▶ [EXERCISE INSTRUCTIONS] Read through the entries below and return each line with the word "build".

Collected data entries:

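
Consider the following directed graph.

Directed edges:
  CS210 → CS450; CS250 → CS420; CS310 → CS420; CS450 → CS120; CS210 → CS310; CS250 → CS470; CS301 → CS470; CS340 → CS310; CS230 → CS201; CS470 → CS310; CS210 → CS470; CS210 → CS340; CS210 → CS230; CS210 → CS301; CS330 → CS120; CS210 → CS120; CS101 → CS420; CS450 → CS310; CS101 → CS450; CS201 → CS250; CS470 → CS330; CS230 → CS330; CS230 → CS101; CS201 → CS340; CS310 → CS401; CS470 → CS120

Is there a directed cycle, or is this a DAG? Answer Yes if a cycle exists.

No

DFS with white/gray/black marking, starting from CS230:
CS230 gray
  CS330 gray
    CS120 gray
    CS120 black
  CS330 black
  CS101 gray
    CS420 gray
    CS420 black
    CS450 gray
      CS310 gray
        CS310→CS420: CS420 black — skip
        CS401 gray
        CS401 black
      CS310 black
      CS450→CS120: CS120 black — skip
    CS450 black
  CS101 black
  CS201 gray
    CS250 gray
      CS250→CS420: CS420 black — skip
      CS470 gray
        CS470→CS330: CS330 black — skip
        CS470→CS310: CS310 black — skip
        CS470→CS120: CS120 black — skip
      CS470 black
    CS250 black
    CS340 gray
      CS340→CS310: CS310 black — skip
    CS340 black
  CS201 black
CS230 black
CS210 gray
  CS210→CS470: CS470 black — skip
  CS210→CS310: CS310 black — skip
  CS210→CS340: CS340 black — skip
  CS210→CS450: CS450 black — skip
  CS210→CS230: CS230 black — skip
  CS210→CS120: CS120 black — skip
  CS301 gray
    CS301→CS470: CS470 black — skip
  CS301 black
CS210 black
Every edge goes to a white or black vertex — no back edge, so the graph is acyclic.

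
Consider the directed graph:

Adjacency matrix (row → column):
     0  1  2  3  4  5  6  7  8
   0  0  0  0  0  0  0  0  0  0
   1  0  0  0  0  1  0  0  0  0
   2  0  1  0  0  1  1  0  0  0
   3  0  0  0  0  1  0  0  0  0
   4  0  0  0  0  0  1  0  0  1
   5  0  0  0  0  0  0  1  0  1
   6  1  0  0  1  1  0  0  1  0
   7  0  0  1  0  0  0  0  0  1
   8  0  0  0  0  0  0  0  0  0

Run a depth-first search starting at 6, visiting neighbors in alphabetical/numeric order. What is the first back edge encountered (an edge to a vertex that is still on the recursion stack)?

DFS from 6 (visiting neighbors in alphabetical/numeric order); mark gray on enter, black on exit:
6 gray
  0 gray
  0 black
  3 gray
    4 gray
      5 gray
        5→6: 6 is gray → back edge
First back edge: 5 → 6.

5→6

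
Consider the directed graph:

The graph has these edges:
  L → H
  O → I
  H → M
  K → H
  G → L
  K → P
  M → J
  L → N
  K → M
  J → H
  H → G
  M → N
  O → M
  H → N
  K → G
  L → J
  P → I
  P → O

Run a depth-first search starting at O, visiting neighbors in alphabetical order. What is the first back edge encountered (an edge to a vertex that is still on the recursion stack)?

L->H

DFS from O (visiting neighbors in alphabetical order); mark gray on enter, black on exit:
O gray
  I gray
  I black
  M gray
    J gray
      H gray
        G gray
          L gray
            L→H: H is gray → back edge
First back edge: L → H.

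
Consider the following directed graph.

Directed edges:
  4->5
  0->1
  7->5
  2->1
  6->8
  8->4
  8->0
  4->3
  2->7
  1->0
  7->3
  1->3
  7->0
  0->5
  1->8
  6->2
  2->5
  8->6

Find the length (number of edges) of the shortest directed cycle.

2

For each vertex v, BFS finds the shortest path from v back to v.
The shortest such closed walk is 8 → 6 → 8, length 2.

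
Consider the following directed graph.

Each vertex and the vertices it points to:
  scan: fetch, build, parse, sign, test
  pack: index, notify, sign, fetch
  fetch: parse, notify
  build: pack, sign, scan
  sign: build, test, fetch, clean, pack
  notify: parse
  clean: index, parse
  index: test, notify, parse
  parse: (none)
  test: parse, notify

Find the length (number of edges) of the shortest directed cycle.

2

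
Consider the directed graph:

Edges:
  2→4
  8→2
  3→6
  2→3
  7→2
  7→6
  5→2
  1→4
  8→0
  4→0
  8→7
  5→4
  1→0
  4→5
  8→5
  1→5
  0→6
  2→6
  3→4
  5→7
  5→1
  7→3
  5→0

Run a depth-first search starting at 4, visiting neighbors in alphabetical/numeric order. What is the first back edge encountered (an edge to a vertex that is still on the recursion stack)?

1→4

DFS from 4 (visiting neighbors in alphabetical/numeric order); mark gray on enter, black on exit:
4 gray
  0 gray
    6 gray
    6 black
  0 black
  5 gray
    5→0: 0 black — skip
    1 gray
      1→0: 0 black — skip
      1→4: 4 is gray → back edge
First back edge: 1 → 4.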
==
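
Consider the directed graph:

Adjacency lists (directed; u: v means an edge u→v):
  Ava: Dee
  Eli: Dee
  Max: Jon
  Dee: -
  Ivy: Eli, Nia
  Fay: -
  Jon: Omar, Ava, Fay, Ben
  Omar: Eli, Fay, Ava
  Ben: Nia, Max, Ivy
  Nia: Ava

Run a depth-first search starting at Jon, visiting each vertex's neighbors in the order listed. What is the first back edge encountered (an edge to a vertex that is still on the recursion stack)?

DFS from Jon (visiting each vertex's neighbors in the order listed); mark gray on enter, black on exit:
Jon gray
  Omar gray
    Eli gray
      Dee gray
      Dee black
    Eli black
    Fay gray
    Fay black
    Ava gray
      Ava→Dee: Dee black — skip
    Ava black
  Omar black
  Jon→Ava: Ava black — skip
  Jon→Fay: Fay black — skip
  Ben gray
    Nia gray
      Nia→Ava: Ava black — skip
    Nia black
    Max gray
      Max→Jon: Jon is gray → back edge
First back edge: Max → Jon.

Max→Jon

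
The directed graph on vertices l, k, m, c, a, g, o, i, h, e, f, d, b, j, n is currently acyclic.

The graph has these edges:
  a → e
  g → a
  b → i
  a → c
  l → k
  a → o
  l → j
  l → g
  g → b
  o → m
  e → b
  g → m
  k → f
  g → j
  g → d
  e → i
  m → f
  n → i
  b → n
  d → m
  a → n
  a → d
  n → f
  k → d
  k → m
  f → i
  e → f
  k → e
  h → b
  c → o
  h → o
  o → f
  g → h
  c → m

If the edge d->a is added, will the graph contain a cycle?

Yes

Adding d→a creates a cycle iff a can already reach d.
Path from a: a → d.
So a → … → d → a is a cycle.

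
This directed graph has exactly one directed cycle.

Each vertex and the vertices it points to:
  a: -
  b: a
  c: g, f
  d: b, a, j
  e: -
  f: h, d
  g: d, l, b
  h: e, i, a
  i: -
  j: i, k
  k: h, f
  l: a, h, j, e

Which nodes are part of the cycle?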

▶ [ANSWER FOR THIS EXERCISE]
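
  scan: fetch, build, parse, sign, test
  build: pack, sign, scan
  sign: build, test, fetch, clean, pack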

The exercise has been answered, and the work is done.